**Source information:**
::::

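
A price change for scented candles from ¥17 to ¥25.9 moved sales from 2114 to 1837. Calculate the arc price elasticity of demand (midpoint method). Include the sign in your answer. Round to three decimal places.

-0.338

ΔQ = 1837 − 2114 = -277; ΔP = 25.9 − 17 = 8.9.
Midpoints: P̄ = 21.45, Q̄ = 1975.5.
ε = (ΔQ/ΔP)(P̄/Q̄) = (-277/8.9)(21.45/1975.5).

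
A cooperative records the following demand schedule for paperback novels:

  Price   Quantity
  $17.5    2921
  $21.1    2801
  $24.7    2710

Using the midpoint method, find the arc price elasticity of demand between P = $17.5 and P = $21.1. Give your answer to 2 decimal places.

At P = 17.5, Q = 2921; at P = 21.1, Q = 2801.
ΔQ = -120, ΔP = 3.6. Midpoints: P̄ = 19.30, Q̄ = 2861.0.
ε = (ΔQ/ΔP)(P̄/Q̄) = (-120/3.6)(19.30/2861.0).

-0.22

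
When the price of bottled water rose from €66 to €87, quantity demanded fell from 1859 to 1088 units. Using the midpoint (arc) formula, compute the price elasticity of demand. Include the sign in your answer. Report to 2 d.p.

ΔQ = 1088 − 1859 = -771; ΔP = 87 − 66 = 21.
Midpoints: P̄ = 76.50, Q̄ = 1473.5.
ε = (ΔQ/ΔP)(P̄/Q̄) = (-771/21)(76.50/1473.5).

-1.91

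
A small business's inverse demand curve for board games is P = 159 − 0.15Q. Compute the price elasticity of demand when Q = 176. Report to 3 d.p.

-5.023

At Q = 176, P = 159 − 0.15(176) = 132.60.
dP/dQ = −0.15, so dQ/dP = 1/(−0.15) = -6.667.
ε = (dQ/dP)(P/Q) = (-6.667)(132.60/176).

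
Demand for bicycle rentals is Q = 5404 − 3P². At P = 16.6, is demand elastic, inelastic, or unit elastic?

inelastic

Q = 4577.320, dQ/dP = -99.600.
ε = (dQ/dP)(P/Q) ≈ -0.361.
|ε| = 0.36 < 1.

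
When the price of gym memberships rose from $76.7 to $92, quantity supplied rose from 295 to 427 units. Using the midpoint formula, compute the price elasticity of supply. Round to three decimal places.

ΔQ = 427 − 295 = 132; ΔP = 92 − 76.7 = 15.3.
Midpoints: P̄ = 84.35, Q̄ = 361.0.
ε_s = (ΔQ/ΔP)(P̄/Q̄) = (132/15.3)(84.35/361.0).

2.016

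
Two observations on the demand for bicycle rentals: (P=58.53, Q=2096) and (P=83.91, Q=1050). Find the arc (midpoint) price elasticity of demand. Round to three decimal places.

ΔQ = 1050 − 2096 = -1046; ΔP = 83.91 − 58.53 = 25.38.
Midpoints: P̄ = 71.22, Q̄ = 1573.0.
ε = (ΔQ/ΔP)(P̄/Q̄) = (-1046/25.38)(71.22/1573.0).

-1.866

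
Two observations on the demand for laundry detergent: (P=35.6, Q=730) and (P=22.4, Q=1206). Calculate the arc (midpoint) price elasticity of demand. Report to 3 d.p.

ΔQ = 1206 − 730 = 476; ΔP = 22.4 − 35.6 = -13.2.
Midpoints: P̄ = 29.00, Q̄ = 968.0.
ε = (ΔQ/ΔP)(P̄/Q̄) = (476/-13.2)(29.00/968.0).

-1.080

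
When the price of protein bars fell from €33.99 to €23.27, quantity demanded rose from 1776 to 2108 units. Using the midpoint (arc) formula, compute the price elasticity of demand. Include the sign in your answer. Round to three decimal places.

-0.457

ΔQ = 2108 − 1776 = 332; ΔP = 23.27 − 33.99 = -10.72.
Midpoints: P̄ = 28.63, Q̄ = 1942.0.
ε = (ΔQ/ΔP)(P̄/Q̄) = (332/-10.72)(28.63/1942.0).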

::::

**Directions for this task:** Every record is to be written out verbatim.

**Solution to this exercise:**
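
A price change for scented candles from ¥17 to ¥25.9 moved sales from 2114 to 1837. Calculate the arc price elasticity of demand (midpoint method). Include the sign in your answer. Round to three decimal places.

-0.338

ΔQ = 1837 − 2114 = -277; ΔP = 25.9 − 17 = 8.9.
Midpoints: P̄ = 21.45, Q̄ = 1975.5.
ε = (ΔQ/ΔP)(P̄/Q̄) = (-277/8.9)(21.45/1975.5).

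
A cooperative records the following demand schedule for paperback novels:

  Price   Quantity
  $17.5    2921
  $21.1    2801
  $24.7    2710

Using the midpoint method, find the arc price elasticity of demand between P = $17.5 and P = $21.1. Give your answer to 2 decimal places.

At P = 17.5, Q = 2921; at P = 21.1, Q = 2801.
ΔQ = -120, ΔP = 3.6. Midpoints: P̄ = 19.30, Q̄ = 2861.0.
ε = (ΔQ/ΔP)(P̄/Q̄) = (-120/3.6)(19.30/2861.0).

-0.22

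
When the price of bottled water rose from €66 to €87, quantity demanded fell from 1859 to 1088 units. Using the midpoint (arc) formula, compute the price elasticity of demand. Include the sign in your answer. Report to 2 d.p.

ΔQ = 1088 − 1859 = -771; ΔP = 87 − 66 = 21.
Midpoints: P̄ = 76.50, Q̄ = 1473.5.
ε = (ΔQ/ΔP)(P̄/Q̄) = (-771/21)(76.50/1473.5).

-1.91

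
A small business's inverse demand curve for board games is P = 159 − 0.15Q. Compute the price elasticity of demand when Q = 176. Report to 3 d.p.

-5.023

At Q = 176, P = 159 − 0.15(176) = 132.60.
dP/dQ = −0.15, so dQ/dP = 1/(−0.15) = -6.667.
ε = (dQ/dP)(P/Q) = (-6.667)(132.60/176).

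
Demand for bicycle rentals is Q = 5404 − 3P². At P = 16.6, is demand elastic, inelastic, or unit elastic?

inelastic

Q = 4577.320, dQ/dP = -99.600.
ε = (dQ/dP)(P/Q) ≈ -0.361.
|ε| = 0.36 < 1.

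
When the price of gym memberships rose from $76.7 to $92, quantity supplied rose from 295 to 427 units. Using the midpoint formula, compute the price elasticity of supply. Round to three decimal places.

ΔQ = 427 − 295 = 132; ΔP = 92 − 76.7 = 15.3.
Midpoints: P̄ = 84.35, Q̄ = 361.0.
ε_s = (ΔQ/ΔP)(P̄/Q̄) = (132/15.3)(84.35/361.0).

2.016

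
Two observations on the demand for bicycle rentals: (P=58.53, Q=2096) and (P=83.91, Q=1050). Find the arc (midpoint) price elasticity of demand. Round to three decimal places.

ΔQ = 1050 − 2096 = -1046; ΔP = 83.91 − 58.53 = 25.38.
Midpoints: P̄ = 71.22, Q̄ = 1573.0.
ε = (ΔQ/ΔP)(P̄/Q̄) = (-1046/25.38)(71.22/1573.0).

-1.866

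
Two observations on the demand for laundry detergent: (P=35.6, Q=730) and (P=22.4, Q=1206). Calculate the arc (midpoint) price elasticity of demand. Report to 3 d.p.

ΔQ = 1206 − 730 = 476; ΔP = 22.4 − 35.6 = -13.2.
Midpoints: P̄ = 29.00, Q̄ = 968.0.
ε = (ΔQ/ΔP)(P̄/Q̄) = (476/-13.2)(29.00/968.0).

-1.080

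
When the price of protein bars fell from €33.99 to €23.27, quantity demanded rose from 1776 to 2108 units. Using the midpoint (arc) formula, compute the price elasticity of demand. Include the sign in your answer. Round to three decimal places.

-0.457

ΔQ = 2108 − 1776 = 332; ΔP = 23.27 − 33.99 = -10.72.
Midpoints: P̄ = 28.63, Q̄ = 1942.0.
ε = (ΔQ/ΔP)(P̄/Q̄) = (332/-10.72)(28.63/1942.0).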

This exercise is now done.